Among the entries below, find the line with "Panel B and", then quote it and each following line up to and including the line with "7 | 85 | 146 |", and nothing else.

INPUT DATA START

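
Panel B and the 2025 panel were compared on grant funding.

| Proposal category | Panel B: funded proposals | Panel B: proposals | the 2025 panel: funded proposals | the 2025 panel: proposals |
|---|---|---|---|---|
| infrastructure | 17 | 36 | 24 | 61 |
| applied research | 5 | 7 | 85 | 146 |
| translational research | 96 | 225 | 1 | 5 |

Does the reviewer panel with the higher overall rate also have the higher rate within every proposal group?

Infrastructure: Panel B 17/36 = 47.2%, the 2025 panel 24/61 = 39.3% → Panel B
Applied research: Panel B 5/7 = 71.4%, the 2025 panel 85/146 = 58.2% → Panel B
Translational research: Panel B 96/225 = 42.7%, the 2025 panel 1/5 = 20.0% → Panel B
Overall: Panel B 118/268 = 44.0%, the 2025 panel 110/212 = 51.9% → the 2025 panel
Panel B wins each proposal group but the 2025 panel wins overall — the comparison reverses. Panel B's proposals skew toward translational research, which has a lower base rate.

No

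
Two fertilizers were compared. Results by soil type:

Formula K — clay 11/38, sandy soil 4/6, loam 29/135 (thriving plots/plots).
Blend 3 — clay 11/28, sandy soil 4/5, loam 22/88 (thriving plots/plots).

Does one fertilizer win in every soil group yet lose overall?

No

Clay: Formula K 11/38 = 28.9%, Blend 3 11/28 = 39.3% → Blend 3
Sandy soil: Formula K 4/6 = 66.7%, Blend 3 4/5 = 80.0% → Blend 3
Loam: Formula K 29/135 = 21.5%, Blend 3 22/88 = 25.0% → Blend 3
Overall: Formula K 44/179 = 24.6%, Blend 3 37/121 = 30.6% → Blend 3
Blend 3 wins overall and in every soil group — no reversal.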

INPUT DATA END
INPUT DATA START

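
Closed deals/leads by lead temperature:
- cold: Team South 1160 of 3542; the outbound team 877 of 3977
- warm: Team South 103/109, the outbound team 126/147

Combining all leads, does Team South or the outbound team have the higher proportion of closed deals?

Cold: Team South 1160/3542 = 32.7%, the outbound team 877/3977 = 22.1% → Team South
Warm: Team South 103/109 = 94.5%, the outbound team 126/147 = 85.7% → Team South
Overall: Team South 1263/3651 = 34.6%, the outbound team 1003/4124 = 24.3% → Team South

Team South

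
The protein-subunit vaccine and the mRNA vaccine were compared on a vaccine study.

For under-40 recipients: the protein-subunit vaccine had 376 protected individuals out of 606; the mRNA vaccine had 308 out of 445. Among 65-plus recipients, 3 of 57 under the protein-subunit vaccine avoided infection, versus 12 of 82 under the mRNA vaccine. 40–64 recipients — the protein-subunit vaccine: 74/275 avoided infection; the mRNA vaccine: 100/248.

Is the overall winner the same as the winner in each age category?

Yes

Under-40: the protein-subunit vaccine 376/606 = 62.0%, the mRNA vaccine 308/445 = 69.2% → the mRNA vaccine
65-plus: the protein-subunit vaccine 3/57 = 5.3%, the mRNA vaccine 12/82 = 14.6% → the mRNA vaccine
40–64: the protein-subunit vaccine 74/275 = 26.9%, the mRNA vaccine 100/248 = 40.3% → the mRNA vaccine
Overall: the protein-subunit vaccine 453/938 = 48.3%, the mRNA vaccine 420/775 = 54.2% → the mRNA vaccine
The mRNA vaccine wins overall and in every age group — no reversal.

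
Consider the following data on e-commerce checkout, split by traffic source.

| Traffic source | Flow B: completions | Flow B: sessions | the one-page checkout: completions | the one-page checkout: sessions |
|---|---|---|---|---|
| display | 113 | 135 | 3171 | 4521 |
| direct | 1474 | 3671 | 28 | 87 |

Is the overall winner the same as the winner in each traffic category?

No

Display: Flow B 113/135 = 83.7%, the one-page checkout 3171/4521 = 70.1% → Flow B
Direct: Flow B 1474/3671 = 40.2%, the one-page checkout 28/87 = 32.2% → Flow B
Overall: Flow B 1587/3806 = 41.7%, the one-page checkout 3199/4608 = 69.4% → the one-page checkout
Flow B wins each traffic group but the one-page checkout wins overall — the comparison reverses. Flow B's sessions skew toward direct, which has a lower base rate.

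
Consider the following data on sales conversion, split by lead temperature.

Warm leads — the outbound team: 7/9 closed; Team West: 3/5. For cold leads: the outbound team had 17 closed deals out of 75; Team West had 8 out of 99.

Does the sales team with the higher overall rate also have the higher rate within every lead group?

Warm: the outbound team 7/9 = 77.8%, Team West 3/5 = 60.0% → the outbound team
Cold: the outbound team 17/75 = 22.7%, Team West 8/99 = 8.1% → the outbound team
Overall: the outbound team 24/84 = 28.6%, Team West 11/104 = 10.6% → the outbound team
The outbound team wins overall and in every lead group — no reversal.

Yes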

INPUT DATA END

* OUTPUT:
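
Panel B and the 2025 panel were compared on grant funding.

| Proposal category | Panel B: funded proposals | Panel B: proposals | the 2025 panel: funded proposals | the 2025 panel: proposals |
|---|---|---|---|---|
| infrastructure | 17 | 36 | 24 | 61 |
| applied research | 5 | 7 | 85 | 146 |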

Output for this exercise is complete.